● TASK OBJECTIVE
Transcribe the records in full, keeping every character as it is.

(Stored items)
++++

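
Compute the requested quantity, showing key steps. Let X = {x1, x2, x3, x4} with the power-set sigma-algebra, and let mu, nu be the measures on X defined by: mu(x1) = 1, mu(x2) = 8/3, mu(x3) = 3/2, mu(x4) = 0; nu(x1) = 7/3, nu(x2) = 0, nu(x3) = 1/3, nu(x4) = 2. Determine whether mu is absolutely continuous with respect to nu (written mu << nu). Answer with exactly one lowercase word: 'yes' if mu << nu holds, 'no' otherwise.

mu << nu means: every nu-null measurable set is also mu-null; equivalently, for every atom x, if nu({x}) = 0 then mu({x}) = 0.
Checking each atom:
  x1: nu = 7/3 > 0 -> no constraint.
  x2: nu = 0, mu = 8/3 > 0 -> violates mu << nu.
  x3: nu = 1/3 > 0 -> no constraint.
  x4: nu = 2 > 0 -> no constraint.
The atom(s) x2 violate the condition (nu = 0 but mu > 0). Therefore mu is NOT absolutely continuous w.r.t. nu.

no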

++++

● THE ANSWER
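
Compute the requested quantity, showing key steps. Let X = {x1, x2, x3, x4} with the power-set sigma-algebra, and let mu, nu be the measures on X defined by: mu(x1) = 1, mu(x2) = 8/3, mu(x3) = 3/2, mu(x4) = 0; nu(x1) = 7/3, nu(x2) = 0, nu(x3) = 1/3, nu(x4) = 2. Determine whether mu is absolutely continuous with respect to nu (written mu << nu). Answer with exactly one lowercase word: 'yes' if mu << nu holds, 'no' otherwise.

mu << nu means: every nu-null measurable set is also mu-null; equivalently, for every atom x, if nu({x}) = 0 then mu({x}) = 0.
Checking each atom:
  x1: nu = 7/3 > 0 -> no constraint.
  x2: nu = 0, mu = 8/3 > 0 -> violates mu << nu.
  x3: nu = 1/3 > 0 -> no constraint.
  x4: nu = 2 > 0 -> no constraint.
The atom(s) x2 violate the condition (nu = 0 but mu > 0). Therefore mu is NOT absolutely continuous w.r.t. nu.

no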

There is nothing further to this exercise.